■ GIVEN ENTRIES ■
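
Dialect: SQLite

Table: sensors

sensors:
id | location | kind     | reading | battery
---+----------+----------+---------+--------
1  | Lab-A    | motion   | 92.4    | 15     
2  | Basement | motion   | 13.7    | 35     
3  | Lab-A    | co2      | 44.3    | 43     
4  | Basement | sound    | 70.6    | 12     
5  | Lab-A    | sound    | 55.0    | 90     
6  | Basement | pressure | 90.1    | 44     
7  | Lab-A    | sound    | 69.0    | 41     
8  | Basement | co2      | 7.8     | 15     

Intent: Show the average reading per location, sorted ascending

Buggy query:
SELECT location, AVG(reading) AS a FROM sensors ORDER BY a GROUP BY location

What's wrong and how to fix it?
Bug: GROUP BY must precede ORDER BY

Fix: Move ORDER BY to the end, after GROUP BY

Corrected query:
SELECT location, AVG(reading) AS a FROM sensors GROUP BY location ORDER BY a

Result:
location | a     
---------+-------
Basement | 45.55 
Lab-A    | 65.175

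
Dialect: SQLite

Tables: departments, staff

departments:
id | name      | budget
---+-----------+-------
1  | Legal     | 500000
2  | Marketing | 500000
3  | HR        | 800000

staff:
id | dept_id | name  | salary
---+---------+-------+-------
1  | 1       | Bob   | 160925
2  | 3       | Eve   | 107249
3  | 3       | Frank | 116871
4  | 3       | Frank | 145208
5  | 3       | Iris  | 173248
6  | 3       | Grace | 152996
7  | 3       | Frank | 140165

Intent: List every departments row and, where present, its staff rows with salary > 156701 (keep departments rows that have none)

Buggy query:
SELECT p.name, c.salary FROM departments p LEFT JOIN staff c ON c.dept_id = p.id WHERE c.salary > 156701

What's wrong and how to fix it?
Bug: A WHERE condition on the right-hand table after LEFT JOIN drops unmatched parents

Fix: Move the right-table condition into the ON clause so unmatched parents are kept

Corrected query:
SELECT p.name, c.salary FROM departments p LEFT JOIN staff c ON c.dept_id = p.id AND c.salary > 156701

Result:
name      | salary
----------+-------
Legal     | 160925
Marketing | NULL  
HR        | 173248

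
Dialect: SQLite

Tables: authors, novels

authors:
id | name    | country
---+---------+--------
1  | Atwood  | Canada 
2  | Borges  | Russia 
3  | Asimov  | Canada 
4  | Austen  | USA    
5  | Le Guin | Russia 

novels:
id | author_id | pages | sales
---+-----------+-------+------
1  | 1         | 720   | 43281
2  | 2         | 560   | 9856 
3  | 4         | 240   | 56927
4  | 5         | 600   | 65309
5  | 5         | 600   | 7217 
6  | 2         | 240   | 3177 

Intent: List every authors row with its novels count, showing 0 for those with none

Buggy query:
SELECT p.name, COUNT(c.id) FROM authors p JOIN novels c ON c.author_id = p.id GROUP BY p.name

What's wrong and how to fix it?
Bug: An inner join excludes parents with zero children

Fix: Use LEFT JOIN so parents without children still appear (COUNT(c.id) gives 0)

Corrected query:
SELECT p.name, COUNT(c.id) FROM authors p LEFT JOIN novels c ON c.author_id = p.id GROUP BY p.name

Result:
name    | COUNT(c.id)
--------+------------
Asimov  | 0          
Atwood  | 1          
Austen  | 1          
Borges  | 2          
Le Guin | 2          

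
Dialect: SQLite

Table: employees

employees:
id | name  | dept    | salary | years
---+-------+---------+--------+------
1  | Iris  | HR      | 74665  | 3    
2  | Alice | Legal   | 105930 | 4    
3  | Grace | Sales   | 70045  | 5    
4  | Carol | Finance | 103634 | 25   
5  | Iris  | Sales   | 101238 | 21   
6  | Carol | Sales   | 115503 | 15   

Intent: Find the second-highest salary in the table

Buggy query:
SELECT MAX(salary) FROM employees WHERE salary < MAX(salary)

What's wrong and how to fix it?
Bug: MAX(salary) on the right of the comparison is an aggregate-in-WHERE error

Fix: Compute the overall MAX in a subquery, then take MAX of rows below it

Corrected query:
SELECT MAX(salary) FROM employees WHERE salary < (SELECT MAX(salary) FROM employees)

Result:
MAX(salary)
-----------
105930     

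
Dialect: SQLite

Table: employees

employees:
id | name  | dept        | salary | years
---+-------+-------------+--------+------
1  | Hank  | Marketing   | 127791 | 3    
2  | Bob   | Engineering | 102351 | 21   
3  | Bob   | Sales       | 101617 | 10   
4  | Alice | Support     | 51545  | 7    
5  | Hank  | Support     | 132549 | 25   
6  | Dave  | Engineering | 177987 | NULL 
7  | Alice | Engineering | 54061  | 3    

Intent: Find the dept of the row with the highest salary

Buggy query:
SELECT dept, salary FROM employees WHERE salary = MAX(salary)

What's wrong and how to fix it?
Bug: MAX(salary) is an aggregate and cannot be used directly in WHERE

Fix: Use a subquery: WHERE salary = (SELECT MAX(salary) FROM employees)

Corrected query:
SELECT dept, salary FROM employees WHERE salary = (SELECT MAX(salary) FROM employees)

Result:
dept        | salary
------------+-------
Engineering | 177987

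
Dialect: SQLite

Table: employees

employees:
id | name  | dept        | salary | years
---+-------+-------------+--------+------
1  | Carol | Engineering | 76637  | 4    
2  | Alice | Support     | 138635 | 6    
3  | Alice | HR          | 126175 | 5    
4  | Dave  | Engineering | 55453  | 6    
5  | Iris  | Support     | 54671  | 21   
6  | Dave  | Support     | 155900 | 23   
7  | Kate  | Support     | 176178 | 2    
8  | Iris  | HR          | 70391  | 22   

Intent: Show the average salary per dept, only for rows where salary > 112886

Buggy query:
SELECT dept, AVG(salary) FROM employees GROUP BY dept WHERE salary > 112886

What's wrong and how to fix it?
Bug: WHERE cannot follow GROUP BY

Fix: Place WHERE between FROM and GROUP BY

Corrected query:
SELECT dept, AVG(salary) FROM employees WHERE salary > 112886 GROUP BY dept

Result:
dept    | AVG(salary)  
--------+--------------
HR      | 126175       
Support | 156904.333333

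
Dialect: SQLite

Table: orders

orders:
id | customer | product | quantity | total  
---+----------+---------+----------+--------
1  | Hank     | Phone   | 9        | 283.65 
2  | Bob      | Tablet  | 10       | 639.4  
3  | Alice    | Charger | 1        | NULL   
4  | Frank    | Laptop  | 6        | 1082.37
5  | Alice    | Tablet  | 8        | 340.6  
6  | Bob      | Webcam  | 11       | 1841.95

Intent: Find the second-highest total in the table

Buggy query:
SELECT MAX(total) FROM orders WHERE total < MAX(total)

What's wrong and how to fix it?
Bug: The inner MAX is an aggregate inside WHERE, which is not allowed

Fix: Put the inner MAX in a scalar subquery

Corrected query:
SELECT MAX(total) FROM orders WHERE total < (SELECT MAX(total) FROM orders)

Result:
MAX(total)
----------
1082.37   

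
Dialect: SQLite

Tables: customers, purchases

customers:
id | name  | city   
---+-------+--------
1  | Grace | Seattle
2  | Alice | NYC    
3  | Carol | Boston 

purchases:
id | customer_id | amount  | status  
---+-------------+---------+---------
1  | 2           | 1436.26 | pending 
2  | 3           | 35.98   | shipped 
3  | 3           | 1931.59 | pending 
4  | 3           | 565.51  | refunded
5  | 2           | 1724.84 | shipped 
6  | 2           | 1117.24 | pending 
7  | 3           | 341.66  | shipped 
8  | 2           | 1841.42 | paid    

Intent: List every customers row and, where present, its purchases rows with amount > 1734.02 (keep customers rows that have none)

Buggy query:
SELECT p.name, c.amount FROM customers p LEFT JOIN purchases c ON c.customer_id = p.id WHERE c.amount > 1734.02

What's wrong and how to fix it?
Bug: Filtering c.amount in WHERE discards the NULL rows produced by LEFT JOIN, turning it into an inner join

Fix: Put 'c.amount > 1734.02' in the JOIN's ON clause instead of WHERE

Corrected query:
SELECT p.name, c.amount FROM customers p LEFT JOIN purchases c ON c.customer_id = p.id AND c.amount > 1734.02

Result:
name  | amount 
------+--------
Grace | NULL   
Alice | 1841.42
Carol | 1931.59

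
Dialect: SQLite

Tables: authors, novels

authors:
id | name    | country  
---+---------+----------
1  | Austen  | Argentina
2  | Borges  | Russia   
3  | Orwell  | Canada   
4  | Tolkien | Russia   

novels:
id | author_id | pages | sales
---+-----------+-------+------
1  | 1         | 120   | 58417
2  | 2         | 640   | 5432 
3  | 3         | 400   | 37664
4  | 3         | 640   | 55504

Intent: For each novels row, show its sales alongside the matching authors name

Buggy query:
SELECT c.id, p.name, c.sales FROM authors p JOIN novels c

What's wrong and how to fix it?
Bug: Missing join condition: each novels row is matched to all authors rows instead of just its own

Fix: Add ON c.author_id = p.id to the JOIN

Corrected query:
SELECT c.id, p.name, c.sales FROM authors p JOIN novels c ON c.author_id = p.id

Result:
id | name   | sales
---+--------+------
1  | Austen | 58417
2  | Borges | 5432 
3  | Orwell | 37664
4  | Orwell | 55504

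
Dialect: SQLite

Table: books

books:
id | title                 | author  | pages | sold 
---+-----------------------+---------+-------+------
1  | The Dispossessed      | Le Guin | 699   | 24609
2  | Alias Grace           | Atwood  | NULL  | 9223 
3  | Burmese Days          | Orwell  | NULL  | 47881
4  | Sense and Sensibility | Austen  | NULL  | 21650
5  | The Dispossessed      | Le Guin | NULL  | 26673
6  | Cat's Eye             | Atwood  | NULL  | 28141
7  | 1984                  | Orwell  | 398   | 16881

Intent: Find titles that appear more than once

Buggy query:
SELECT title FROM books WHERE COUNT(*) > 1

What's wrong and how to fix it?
Bug: COUNT(*) is an aggregate and cannot be used in WHERE

Fix: GROUP BY title, then filter groups with HAVING COUNT(*) > 1

Corrected query:
SELECT title FROM books GROUP BY title HAVING COUNT(*) > 1

Result:
title           
----------------
The Dispossessed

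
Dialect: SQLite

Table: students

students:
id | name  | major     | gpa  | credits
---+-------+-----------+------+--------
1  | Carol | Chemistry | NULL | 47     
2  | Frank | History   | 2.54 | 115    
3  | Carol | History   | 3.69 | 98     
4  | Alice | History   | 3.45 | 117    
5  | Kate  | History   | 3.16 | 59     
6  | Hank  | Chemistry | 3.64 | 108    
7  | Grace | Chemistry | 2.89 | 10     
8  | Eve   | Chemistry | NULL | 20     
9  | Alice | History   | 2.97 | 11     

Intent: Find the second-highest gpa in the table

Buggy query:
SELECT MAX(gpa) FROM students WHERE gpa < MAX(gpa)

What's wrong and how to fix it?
Bug: The inner MAX is an aggregate inside WHERE, which is not allowed

Fix: Compute the overall MAX in a subquery, then take MAX of rows below it

Corrected query:
SELECT MAX(gpa) FROM students WHERE gpa < (SELECT MAX(gpa) FROM students)

Result:
MAX(gpa)
--------
3.64    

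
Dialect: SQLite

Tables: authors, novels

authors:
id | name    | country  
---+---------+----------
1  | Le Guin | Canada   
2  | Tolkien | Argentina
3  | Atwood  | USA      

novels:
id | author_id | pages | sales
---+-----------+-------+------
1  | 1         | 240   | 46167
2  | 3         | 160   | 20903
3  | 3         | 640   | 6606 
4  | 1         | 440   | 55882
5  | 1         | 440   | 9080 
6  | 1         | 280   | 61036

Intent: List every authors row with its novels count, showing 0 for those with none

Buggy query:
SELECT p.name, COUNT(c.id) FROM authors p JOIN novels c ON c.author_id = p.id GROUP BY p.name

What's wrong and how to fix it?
Bug: INNER JOIN drops authors rows that have no matching novels rows

Fix: Use LEFT JOIN so parents without children still appear (COUNT(c.id) gives 0)

Corrected query:
SELECT p.name, COUNT(c.id) FROM authors p LEFT JOIN novels c ON c.author_id = p.id GROUP BY p.name

Result:
name    | COUNT(c.id)
--------+------------
Atwood  | 2          
Le Guin | 4          
Tolkien | 0          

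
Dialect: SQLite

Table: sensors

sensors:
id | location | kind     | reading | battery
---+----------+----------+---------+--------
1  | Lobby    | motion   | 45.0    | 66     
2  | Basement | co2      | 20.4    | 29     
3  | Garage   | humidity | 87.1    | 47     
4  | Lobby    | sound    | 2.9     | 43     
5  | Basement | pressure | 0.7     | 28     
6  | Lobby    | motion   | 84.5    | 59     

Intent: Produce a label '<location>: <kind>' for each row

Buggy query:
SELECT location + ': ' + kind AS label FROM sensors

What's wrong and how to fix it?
Bug: '+' is numeric addition; on text columns SQLite converts them to 0 instead of concatenating

Fix: Replace + with || to concatenate text

Corrected query:
SELECT location || ': ' || kind AS label FROM sensors

Result:
label             
------------------
Lobby: motion     
Basement: co2     
Garage: humidity  
Lobby: sound      
Basement: pressure
Lobby: motion     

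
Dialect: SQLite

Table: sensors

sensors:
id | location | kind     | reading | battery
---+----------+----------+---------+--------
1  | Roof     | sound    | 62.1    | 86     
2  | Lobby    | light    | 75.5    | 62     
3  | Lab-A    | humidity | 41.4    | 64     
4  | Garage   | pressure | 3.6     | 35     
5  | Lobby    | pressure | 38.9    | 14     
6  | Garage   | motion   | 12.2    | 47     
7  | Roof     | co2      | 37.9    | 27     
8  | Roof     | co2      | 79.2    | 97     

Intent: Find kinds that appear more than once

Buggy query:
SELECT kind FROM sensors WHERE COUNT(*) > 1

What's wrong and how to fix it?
Bug: WHERE can't reference COUNT(*); aggregates are computed after WHERE

Fix: Group first, then use HAVING for the count condition

Corrected query:
SELECT kind FROM sensors GROUP BY kind HAVING COUNT(*) > 1

Result:
kind    
--------
co2     
pressure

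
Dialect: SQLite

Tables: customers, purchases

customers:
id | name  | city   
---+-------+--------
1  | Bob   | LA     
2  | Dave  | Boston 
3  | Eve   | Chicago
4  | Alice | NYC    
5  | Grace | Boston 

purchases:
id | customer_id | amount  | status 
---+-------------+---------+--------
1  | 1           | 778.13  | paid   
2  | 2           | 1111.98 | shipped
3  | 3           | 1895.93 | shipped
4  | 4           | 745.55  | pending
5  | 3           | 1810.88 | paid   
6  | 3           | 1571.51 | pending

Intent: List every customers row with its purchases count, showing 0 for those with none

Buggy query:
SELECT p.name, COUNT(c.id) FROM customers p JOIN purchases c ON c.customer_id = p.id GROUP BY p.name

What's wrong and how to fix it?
Bug: An inner join excludes parents with zero children

Fix: Use LEFT JOIN so parents without children still appear (COUNT(c.id) gives 0)

Corrected query:
SELECT p.name, COUNT(c.id) FROM customers p LEFT JOIN purchases c ON c.customer_id = p.id GROUP BY p.name

Result:
name  | COUNT(c.id)
------+------------
Alice | 1          
Bob   | 1          
Dave  | 1          
Eve   | 3          
Grace | 0          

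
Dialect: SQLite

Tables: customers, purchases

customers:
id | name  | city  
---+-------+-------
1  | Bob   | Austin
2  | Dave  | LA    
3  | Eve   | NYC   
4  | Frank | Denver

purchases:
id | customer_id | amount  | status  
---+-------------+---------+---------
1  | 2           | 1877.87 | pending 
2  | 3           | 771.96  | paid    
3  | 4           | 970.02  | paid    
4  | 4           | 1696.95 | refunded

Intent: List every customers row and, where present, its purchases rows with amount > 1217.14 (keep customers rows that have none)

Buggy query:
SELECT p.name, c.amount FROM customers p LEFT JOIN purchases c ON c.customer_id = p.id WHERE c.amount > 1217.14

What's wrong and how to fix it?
Bug: Filtering c.amount in WHERE discards the NULL rows produced by LEFT JOIN, turning it into an inner join

Fix: Put 'c.amount > 1217.14' in the JOIN's ON clause instead of WHERE

Corrected query:
SELECT p.name, c.amount FROM customers p LEFT JOIN purchases c ON c.customer_id = p.id AND c.amount > 1217.14

Result:
name  | amount 
------+--------
Bob   | NULL   
Dave  | 1877.87
Eve   | NULL   
Frank | 1696.95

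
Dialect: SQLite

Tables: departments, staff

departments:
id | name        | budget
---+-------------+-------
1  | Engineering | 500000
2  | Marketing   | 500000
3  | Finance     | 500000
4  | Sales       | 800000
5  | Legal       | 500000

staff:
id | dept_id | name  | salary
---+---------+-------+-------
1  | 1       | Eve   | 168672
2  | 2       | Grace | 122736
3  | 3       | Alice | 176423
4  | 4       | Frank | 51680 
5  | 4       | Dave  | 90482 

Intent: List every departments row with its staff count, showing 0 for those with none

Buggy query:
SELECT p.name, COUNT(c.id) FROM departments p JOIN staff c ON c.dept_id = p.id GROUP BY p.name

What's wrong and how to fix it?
Bug: INNER JOIN drops departments rows that have no matching staff rows

Fix: Switch to LEFT JOIN to retain unmatched parent rows

Corrected query:
SELECT p.name, COUNT(c.id) FROM departments p LEFT JOIN staff c ON c.dept_id = p.id GROUP BY p.name

Result:
name        | COUNT(c.id)
------------+------------
Engineering | 1          
Finance     | 1          
Legal       | 0          
Marketing   | 1          
Sales       | 2          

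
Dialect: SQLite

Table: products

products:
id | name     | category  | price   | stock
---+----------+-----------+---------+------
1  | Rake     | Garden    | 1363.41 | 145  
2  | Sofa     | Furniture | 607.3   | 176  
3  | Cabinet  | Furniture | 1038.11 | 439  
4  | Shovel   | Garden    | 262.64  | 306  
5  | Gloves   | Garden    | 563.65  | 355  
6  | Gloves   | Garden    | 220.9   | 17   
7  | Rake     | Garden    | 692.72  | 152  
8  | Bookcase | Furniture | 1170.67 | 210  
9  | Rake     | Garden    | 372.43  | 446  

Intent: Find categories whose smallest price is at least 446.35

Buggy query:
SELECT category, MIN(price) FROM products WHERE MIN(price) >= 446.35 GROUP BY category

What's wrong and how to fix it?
Bug: MIN() in WHERE is a misuse of aggregate

Fix: Use HAVING for the per-group MIN condition

Corrected query:
SELECT category, MIN(price) FROM products GROUP BY category HAVING MIN(price) >= 446.35

Result:
category  | MIN(price)
----------+-----------
Furniture | 607.3     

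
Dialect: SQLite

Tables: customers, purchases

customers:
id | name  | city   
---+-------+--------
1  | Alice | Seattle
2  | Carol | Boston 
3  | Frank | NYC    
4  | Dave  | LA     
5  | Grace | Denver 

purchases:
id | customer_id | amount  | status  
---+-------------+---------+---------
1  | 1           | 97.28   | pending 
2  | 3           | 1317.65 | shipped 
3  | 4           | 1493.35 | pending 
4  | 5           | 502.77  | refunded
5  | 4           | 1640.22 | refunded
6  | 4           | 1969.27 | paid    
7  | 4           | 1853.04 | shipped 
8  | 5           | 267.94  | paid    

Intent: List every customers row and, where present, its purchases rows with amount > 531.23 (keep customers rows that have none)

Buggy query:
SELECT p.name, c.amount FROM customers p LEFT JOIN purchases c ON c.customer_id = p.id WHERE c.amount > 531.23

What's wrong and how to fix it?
Bug: Filtering c.amount in WHERE discards the NULL rows produced by LEFT JOIN, turning it into an inner join

Fix: Put 'c.amount > 531.23' in the JOIN's ON clause instead of WHERE

Corrected query:
SELECT p.name, c.amount FROM customers p LEFT JOIN purchases c ON c.customer_id = p.id AND c.amount > 531.23

Result:
name  | amount 
------+--------
Alice | NULL   
Carol | NULL   
Frank | 1317.65
Dave  | 1493.35
Dave  | 1640.22
Dave  | 1853.04
Dave  | 1969.27
Grace | NULL   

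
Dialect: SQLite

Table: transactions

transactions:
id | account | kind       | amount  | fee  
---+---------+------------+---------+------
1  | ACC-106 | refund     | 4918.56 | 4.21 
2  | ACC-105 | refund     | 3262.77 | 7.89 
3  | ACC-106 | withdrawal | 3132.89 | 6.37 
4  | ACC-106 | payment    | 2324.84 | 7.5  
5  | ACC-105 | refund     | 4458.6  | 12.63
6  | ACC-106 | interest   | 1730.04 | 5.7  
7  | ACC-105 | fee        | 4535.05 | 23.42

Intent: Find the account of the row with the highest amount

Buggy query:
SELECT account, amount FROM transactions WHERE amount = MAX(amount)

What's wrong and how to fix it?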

■ WORK TO COMPLETE ■
Across the whole listing above, count each line in which the string "Russia" occurs; respond with that number only.

■ COMPLETED TASK ■
4